> _Task_: Read the entries below and pull out each line with the string "market".

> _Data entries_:
####

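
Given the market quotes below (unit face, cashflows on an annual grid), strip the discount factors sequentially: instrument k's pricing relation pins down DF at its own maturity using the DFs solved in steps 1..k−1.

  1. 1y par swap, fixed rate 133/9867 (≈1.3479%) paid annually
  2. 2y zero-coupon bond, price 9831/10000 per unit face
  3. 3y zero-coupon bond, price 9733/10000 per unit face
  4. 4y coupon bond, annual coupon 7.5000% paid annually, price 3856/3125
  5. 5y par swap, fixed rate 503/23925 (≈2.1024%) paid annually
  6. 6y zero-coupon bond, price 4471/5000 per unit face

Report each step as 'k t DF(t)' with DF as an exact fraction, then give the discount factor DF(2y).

step 1 [1y] swap r/1=133/9867: DF=(1 − 133/9867·(0))/(1+133/9867) = 9867/10000 ≈ 0.986700
step 2 [2y] zero: DF = P = 9831/10000 ≈ 0.983100
step 3 [3y] zero: DF = P = 9733/10000 ≈ 0.973300
step 4 [4y] bond c/1=3/40: DF=(3856/3125 − 3/40·(0.986700+0.983100+0.973300))/(1+3/40) = 377/400 ≈ 0.942500
step 5 [5y] swap r/1=503/23925: DF=(1 − 503/23925·(0.986700+0.983100+0.973300+0.942500))/(1+503/23925) = 4497/5000 ≈ 0.899400
step 6 [6y] zero: DF = P = 4471/5000 ≈ 0.894200

1 1 9867/10000
2 2 9831/10000
3 3 9733/10000
4 4 377/400
5 5 4497/5000
6 6 4471/5000
DF(2y) = 9831/10000 ≈ 0.983100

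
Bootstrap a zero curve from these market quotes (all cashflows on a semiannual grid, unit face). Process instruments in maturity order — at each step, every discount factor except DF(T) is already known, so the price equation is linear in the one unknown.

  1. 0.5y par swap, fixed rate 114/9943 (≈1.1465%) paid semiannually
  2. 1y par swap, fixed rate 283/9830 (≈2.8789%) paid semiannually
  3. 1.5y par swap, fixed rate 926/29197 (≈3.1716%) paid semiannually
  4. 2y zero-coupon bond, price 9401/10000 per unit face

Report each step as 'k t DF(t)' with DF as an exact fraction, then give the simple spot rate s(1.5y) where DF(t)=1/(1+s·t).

step 1 [0.5y] swap r/2=57/9943: DF=(1 − 57/9943·(0))/(1+57/9943) = 9943/10000 ≈ 0.994300
step 2 [1y] swap r/2=283/19660: DF=(1 − 283/19660·(0.994300))/(1+283/19660) = 9717/10000 ≈ 0.971700
step 3 [1.5y] swap r/2=463/29197: DF=(1 − 463/29197·(0.994300+0.971700))/(1+463/29197) = 9537/10000 ≈ 0.953700
step 4 [2y] zero: DF = P = 9401/10000 ≈ 0.940100

1 1/2 9943/10000
2 1 9717/10000
3 3/2 9537/10000
4 2 9401/10000
s(1.5y) = (1/(9537/10000) − 1)/(3/2) = 926/28611 ≈ 3.2365%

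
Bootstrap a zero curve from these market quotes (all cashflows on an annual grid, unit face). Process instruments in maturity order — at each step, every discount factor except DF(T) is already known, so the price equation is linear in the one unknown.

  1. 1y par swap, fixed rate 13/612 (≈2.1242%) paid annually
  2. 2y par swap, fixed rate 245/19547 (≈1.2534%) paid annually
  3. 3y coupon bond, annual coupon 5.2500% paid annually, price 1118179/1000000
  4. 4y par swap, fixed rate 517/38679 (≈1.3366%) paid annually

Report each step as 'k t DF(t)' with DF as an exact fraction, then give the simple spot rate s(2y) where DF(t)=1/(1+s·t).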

####

> _Output_:
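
Given the market quotes below (unit face, cashflows on an annual grid), strip the discount factors sequentially: instrument k's pricing relation pins down DF at its own maturity using the DFs solved in steps 1..k−1.
Bootstrap a zero curve from these market quotes (all cashflows on a semiannual grid, unit face). Process instruments in maturity order — at each step, every discount factor except DF(T) is already known, so the price equation is linear in the one unknown.
Bootstrap a zero curve from these market quotes (all cashflows on an annual grid, unit face). Process instruments in maturity order — at each step, every discount factor except DF(T) is already known, so the price equation is linear in the one unknown.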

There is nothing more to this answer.